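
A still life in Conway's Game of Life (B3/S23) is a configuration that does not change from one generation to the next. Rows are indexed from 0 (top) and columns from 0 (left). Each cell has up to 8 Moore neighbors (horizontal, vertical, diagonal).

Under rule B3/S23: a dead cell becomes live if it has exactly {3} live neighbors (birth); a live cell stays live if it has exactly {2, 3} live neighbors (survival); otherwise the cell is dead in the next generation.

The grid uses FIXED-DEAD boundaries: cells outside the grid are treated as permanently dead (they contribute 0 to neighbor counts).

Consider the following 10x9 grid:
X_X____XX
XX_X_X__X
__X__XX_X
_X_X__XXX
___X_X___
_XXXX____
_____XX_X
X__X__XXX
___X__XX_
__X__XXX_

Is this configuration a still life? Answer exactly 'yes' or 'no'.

Compute generation 1 and compare to generation 0 (given above):
Generation 1:
X_X____XX
X__XXX__X
X__X_X__X
___X____X
_X___XXX_
__XX__X__
_X___XX_X
____X___X
__XXX____
_____X_X_
Cell (1,1) differs: gen0=1 vs gen1=0 -> NOT a still life.

Answer: no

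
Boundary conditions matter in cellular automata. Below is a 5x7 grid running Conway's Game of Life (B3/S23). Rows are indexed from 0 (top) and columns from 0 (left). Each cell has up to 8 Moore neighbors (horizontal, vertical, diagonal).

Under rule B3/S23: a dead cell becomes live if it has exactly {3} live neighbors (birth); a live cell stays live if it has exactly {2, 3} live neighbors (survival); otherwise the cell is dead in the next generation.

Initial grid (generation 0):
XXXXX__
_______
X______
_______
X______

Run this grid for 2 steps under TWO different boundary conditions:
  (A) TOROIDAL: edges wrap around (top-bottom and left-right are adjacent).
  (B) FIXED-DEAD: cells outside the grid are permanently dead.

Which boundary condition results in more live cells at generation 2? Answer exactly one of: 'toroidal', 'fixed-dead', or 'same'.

Under TOROIDAL boundary, generation 2:
X___X_X
X__X___
_______
_______
X__X___
Population = 7

Under FIXED-DEAD boundary, generation 2:
_X_X___
___X___
_______
_______
_______
Population = 3

Comparison: toroidal=7, fixed-dead=3 -> toroidal

Answer: toroidal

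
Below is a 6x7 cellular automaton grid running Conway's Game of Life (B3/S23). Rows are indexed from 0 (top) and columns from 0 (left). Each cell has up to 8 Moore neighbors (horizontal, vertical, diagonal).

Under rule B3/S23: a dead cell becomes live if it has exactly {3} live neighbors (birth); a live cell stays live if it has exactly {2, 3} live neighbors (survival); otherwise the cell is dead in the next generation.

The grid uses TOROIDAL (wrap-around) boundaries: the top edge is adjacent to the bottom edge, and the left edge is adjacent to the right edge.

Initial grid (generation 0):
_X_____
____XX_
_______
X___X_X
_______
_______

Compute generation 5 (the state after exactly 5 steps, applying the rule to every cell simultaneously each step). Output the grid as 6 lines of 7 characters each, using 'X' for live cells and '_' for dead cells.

Simulating step by step:
Generation 0 (given above): 6 live cells
Generation 1: 2 live cells
_______
_______
____X_X
_______
_______
_______
Generation 2: 0 live cells
_______
_______
_______
_______
_______
_______
Generation 3: 0 live cells
_______
_______
_______
_______
_______
_______
Generation 4: 0 live cells
_______
_______
_______
_______
_______
_______
Generation 5: 0 live cells
(generation 5 grid is the final answer)

Answer: _______
_______
_______
_______
_______
_______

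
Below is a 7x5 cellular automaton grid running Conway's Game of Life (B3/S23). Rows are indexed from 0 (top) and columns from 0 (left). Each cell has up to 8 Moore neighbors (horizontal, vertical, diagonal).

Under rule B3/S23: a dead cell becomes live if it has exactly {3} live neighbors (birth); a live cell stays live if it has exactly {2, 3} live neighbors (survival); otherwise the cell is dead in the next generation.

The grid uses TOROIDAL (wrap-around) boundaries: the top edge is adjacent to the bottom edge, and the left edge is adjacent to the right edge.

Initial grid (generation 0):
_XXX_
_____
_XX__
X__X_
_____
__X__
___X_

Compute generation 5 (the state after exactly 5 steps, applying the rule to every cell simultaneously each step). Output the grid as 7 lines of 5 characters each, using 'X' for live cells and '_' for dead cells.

Answer: X_X__
X__X_
___X_
XXX_X
_X___
_____
___XX

Derivation:
Simulating step by step:
Generation 0 (given above): 9 live cells
Generation 1: 9 live cells
__XX_
___X_
_XX__
_XX__
_____
_____
_X_X_
Generation 2: 9 live cells
___XX
_X_X_
_X_X_
_XX__
_____
_____
___X_
Generation 3: 11 live cells
___XX
X__X_
XX_X_
_XX__
_____
_____
___XX
Generation 4: 12 live cells
X_X__
XX_X_
X__X_
XXX__
_____
_____
___XX
Generation 5: 12 live cells
(generation 5 grid is the final answer)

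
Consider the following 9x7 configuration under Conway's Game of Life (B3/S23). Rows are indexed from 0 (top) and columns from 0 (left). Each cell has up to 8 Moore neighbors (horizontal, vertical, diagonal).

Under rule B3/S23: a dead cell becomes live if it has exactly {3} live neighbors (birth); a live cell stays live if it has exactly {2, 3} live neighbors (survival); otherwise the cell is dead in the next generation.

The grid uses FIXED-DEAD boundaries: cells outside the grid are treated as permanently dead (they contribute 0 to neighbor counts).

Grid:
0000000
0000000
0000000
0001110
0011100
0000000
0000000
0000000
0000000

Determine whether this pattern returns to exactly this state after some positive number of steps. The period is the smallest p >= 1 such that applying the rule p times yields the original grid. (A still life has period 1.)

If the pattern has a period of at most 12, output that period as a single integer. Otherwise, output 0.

Simulating and comparing each generation to the original:
Gen 0 (original, given above): 6 live cells
Gen 1: 6 live cells, differs from original
Gen 2: 6 live cells, MATCHES original -> period = 2

Answer: 2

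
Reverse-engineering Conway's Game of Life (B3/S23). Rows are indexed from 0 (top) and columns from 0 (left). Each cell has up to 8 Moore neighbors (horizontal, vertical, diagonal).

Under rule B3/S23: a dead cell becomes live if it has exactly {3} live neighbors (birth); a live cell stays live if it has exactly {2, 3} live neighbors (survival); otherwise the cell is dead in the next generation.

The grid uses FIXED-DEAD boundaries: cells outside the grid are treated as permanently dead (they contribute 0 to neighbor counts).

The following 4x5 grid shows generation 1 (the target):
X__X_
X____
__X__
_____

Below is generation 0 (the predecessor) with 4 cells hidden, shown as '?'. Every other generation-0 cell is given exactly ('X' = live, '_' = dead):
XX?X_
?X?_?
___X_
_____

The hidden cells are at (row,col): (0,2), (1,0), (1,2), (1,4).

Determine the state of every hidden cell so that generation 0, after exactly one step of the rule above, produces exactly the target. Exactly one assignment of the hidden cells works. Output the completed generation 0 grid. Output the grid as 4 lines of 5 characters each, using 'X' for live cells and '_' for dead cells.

Hidden generation-0 cells (in order): (0,2), (1,0), (1,2), (1,4).
A hidden cell only influences target cells in its own 3x3 neighborhood. Try each of the 2^4 = 16 assignments, step the completed generation 0 forward once under B3/S23, and compare with the target:
  (0,2)=_ (1,0)=_ (1,2)=_ (1,4)=_ -> step gives (0,1)='X' but target has '_' -> reject
  (0,2)=_ (1,0)=_ (1,2)=_ (1,4)=X -> step gives (0,1)='X' but target has '_' -> reject
  (0,2)=_ (1,0)=_ (1,2)=X (1,4)=_ -> step gives (0,1)='X' but target has '_' -> reject
  (0,2)=_ (1,0)=_ (1,2)=X (1,4)=X -> step gives (0,1)='X' but target has '_' -> reject
  (0,2)=_ (1,0)=X (1,2)=_ (1,4)=_ -> step gives (0,1)='X' but target has '_' -> reject
  (0,2)=_ (1,0)=X (1,2)=_ (1,4)=X -> step gives (0,1)='X' but target has '_' -> reject
  (0,2)=_ (1,0)=X (1,2)=X (1,4)=_ -> step gives (0,3)='_' but target has 'X' -> reject
  (0,2)=_ (1,0)=X (1,2)=X (1,4)=X -> step gives (1,4)='X' but target has '_' -> reject
  (0,2)=X (1,0)=_ (1,2)=_ (1,4)=_ -> step gives (0,1)='X' but target has '_' -> reject
  (0,2)=X (1,0)=_ (1,2)=_ (1,4)=X -> step gives (0,1)='X' but target has '_' -> reject
  (0,2)=X (1,0)=_ (1,2)=X (1,4)=_ -> step reproduces the target at every cell -> ACCEPT
  (0,2)=X (1,0)=_ (1,2)=X (1,4)=X -> step gives (1,4)='X' but target has '_' -> reject
  (0,2)=X (1,0)=X (1,2)=_ (1,4)=_ -> step gives (0,2)='X' but target has '_' -> reject
  (0,2)=X (1,0)=X (1,2)=_ (1,4)=X -> step gives (0,2)='X' but target has '_' -> reject
  (0,2)=X (1,0)=X (1,2)=X (1,4)=_ -> step gives (2,1)='X' but target has '_' -> reject
  (0,2)=X (1,0)=X (1,2)=X (1,4)=X -> step gives (1,4)='X' but target has '_' -> reject
Unique solution: (0,2)=live, (1,0)=dead, (1,2)=live, (1,4)=dead.
Check: live-neighbor counts of every cell in the completed generation 0:
24421
34542
12311
00111
Applying B3/S23 to generation 0 with these counts gives:
X__X_
X____
__X__
_____
which matches the target exactly.

Answer: XXXX_
_XX__
___X_
_____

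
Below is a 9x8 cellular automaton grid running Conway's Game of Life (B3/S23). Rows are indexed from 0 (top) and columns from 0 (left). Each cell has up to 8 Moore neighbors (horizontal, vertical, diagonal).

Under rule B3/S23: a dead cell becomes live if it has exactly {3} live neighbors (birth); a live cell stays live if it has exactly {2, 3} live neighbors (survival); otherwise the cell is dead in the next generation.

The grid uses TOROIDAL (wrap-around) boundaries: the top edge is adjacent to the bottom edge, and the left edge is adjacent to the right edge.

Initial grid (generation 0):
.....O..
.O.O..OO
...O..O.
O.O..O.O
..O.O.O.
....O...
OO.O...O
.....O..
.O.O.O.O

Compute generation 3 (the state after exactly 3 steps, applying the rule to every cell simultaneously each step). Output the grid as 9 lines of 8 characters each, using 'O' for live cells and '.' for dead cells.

Simulating step by step:
Generation 0 (given above): 24 live cells
Generation 1: 31 live cells
.....O.O
..O.OOOO
.O.OOO..
.OO.OO.O
.O..O.OO
OOO.OO.O
O...O...
.O.....O
.....O..
Generation 2: 17 live cells
.......O
O.O....O
.O.....O
.O.....O
........
..O.O...
..OOOOO.
O.......
O.......
Generation 3: 22 live cells
(generation 3 grid is the final answer)

Answer: .O.....O
.O....OO
.OO...OO
........
........
..O.O...
.OO.OO..
.O.OOO.O
O......O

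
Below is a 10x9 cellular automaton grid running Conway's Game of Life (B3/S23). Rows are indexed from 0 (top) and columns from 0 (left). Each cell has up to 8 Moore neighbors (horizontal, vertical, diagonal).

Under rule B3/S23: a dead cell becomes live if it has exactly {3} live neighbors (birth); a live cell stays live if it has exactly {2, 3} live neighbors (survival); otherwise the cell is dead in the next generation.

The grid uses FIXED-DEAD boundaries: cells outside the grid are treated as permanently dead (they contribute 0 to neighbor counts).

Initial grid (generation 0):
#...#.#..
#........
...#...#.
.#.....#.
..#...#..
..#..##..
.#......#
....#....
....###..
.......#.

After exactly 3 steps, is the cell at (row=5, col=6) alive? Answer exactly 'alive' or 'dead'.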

====

EXERCISE GOAL | Above are the records; from them, give again exactly the lines from the one containing "Boundary conditions matter" to the one containing "(B) FIXED-DEAD: cells", both lines included, and nothing more.

ANSWER TO THIS TASK |
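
Boundary conditions matter in cellular automata. Below is a 5x7 grid running Conway's Game of Life (B3/S23). Rows are indexed from 0 (top) and columns from 0 (left). Each cell has up to 8 Moore neighbors (horizontal, vertical, diagonal).

Under rule B3/S23: a dead cell becomes live if it has exactly {3} live neighbors (birth); a live cell stays live if it has exactly {2, 3} live neighbors (survival); otherwise the cell is dead in the next generation.

Initial grid (generation 0):
XXXXX__
_______
X______
_______
X______

Run this grid for 2 steps under TWO different boundary conditions:
  (A) TOROIDAL: edges wrap around (top-bottom and left-right are adjacent).
  (B) FIXED-DEAD: cells outside the grid are permanently dead.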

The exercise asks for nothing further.